Task to complete: After finding the line that includes "Does Nf4 deliver checkmate here?" in the records below, transcribe it and each line after it through the last, exactly, and add nothing.

^^^^^^^^^^^^^^^^

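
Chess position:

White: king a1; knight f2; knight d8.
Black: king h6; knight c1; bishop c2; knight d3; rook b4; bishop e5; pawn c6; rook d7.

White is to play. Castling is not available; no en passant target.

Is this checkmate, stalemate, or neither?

White to move; white king on a1.
In check: yes, from the black bishop on e5.
King squares — b1: attacked by Bc2; a2: attacked by Nc1; b2: attacked by Nd3.
Legal moves for White: none.
In check with no legal moves → checkmate.

checkmate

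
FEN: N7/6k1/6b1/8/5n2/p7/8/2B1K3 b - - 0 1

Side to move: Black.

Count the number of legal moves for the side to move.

24

Black to move; king on g7.
In check: no.
Legal moves: Kh8, Kg8, Kf8, Kh7, Kf7, Kh6, Kf6, Be8, Bh7, Bf7, Bh5, Bf5, Be4, Bd3, Bc2, Bb1, Ne6, Nh5, Nd5, Nh3, Nd3+, Ng2+, Ne2, a2.
Count: 24.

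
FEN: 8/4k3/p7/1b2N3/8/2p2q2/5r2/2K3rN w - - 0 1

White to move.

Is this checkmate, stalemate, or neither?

White to move; white king on c1.
In check: yes, from the black rook on g1.
King squares — b1: attacked by Rg1; d1: attacked by Rg1; b2: attacked by Rf2; c2: attacked by Rf2; d2: attacked by Rf2.
Legal moves for White: none.
In check with no legal moves → checkmate.

checkmate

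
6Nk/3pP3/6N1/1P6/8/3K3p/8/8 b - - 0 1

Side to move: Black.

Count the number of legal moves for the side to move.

3

Black to move; king on h8.
In check: yes, from the white knight on g6.
Legal moves: Kxg8, Kh7, Kg7.
Count: 3.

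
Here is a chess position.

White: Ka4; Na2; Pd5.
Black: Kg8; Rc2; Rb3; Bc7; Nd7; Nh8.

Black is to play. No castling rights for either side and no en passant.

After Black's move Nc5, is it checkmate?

After Nc5: white king on a4; in check: yes, from the black knight on c5.
King squares — a3: attacked by Rb3; b3: attacked by Nc5; b4: attacked by Rb3; a5: attacked by Bc7; b5: attacked by Rb3.
White has no legal moves → checkmate.

yes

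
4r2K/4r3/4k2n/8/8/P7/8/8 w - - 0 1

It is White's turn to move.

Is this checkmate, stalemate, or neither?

checkmate

White to move; white king on h8.
In check: yes, from the black rook on e8.
King squares — g7: attacked by Re7; h7: attacked by Re7; g8: attacked by Nh6.
Legal moves for White: none.
In check with no legal moves → checkmate.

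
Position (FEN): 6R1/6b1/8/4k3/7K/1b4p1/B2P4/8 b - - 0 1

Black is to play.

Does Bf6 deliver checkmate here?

no

After Bf6: white king on h4; in check: yes, from the black bishop on f6.
White has 5 legal replies: Kh5, Kg4, Kh3, Kxg3, Rg5+.
In check but a legal move exists → not checkmate.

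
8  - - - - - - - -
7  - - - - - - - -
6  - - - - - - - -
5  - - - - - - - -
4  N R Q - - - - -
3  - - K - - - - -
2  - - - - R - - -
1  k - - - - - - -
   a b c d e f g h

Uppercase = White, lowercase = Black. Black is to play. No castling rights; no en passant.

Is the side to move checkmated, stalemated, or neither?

stalemate

Black to move; black king on a1.
In check: no.
King squares — b1: attacked by Rb4; a2: attacked by Re2; b2: attacked by Re2.
Legal moves for Black: none.
Not in check and no legal moves → stalemate.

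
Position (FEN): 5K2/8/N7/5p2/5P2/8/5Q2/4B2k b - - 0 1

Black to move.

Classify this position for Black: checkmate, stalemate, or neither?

Black to move; black king on h1.
In check: no.
King squares — g1: attacked by Qf2; g2: attacked by Qf2; h2: attacked by Qf2.
Legal moves for Black: none.
Not in check and no legal moves → stalemate.

stalemate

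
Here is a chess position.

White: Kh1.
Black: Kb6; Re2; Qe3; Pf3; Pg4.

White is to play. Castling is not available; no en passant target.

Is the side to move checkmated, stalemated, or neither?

White to move; white king on h1.
In check: no.
King squares — g1: attacked by Qe3; g2: attacked by Re2; h2: attacked by Re2.
Legal moves for White: none.
Not in check and no legal moves → stalemate.

stalemate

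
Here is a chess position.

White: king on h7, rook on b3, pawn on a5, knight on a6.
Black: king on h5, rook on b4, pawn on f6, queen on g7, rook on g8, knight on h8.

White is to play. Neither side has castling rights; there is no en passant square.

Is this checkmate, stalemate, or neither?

checkmate

White to move; white king on h7.
In check: yes, from the black queen on g7.
King squares — g6: attacked by Kh5; h6: attacked by Kh5; g7: attacked by Rg8; g8: attacked by Qg7; h8: attacked by Qg7.
Legal moves for White: none.
In check with no legal moves → checkmate.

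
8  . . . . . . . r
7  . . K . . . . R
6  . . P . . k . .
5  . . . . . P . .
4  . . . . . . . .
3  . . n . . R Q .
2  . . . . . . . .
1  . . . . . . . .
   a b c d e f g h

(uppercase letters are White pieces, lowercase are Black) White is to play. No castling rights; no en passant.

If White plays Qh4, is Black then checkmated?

no

After Qh4: black king on f6; in check: yes, from the white queen on h4.
Black has 1 legal reply: Ke5.
In check but a legal move exists → not checkmate.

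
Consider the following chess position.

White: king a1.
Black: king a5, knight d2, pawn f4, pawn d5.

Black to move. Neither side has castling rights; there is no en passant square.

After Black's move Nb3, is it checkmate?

no

After Nb3: white king on a1; in check: yes, from the black knight on b3.
White has 3 legal replies: Kb2, Ka2, Kb1.
In check but a legal move exists → not checkmate.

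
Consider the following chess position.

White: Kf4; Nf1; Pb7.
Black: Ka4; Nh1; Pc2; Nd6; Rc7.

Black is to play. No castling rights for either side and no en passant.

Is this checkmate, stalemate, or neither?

neither

Black to move; black king on a4.
In check: no.
Legal moves for Black include: Rc8, Rh7, Rg7, Rf7+, Re7, Rd7, Rxb7, Rc6, Rc5, Rc4+, Rc3, Ne8, Nc8, Nf7, Nxb7, Nf5, Nb5, Ne4, ... (list truncated; more exist).
Black has legal moves and is not in check → neither.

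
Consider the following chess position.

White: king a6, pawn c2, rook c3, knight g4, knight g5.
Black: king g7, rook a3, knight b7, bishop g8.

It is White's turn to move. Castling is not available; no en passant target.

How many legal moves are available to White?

White to move; king on a6.
In check: yes, from the black rook on a3.
Legal moves: Kxb7, Kb6, Kb5, Rxa3.
Count: 4.

4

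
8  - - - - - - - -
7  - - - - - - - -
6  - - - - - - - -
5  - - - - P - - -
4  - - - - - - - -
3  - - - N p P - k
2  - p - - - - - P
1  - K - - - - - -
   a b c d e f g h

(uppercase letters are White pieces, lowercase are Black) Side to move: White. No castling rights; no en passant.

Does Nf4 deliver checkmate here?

After Nf4: black king on h3; in check: yes, from the white knight on f4.
Black has 2 legal replies: Kh4, Kxh2.
In check but a legal move exists → not checkmate.

no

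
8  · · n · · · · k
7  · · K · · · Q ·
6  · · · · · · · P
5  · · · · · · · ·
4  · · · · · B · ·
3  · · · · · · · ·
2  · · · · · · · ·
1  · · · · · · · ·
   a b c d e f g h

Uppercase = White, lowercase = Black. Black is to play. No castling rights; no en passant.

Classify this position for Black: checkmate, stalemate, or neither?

Black to move; black king on h8.
In check: yes, from the white queen on g7.
King squares — g7: attacked by Ph6; h7: attacked by Qg7; g8: attacked by Qg7.
Legal moves for Black: none.
In check with no legal moves → checkmate.

checkmate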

^^^^^^^^^^^^^^^^

Response for this exercise:
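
Does Nf4 deliver checkmate here?

After Nf4: black king on h3; in check: yes, from the white knight on f4.
Black has 2 legal replies: Kh4, Kxh2.
In check but a legal move exists → not checkmate.

no

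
8  · · n · · · · k
7  · · K · · · Q ·
6  · · · · · · · P
5  · · · · · · · ·
4  · · · · · B · ·
3  · · · · · · · ·
2  · · · · · · · ·
1  · · · · · · · ·
   a b c d e f g h

Uppercase = White, lowercase = Black. Black is to play. No castling rights; no en passant.

Classify this position for Black: checkmate, stalemate, or neither?

Black to move; black king on h8.
In check: yes, from the white queen on g7.
King squares — g7: attacked by Ph6; h7: attacked by Qg7; g8: attacked by Qg7.
Legal moves for Black: none.
In check with no legal moves → checkmate.

checkmate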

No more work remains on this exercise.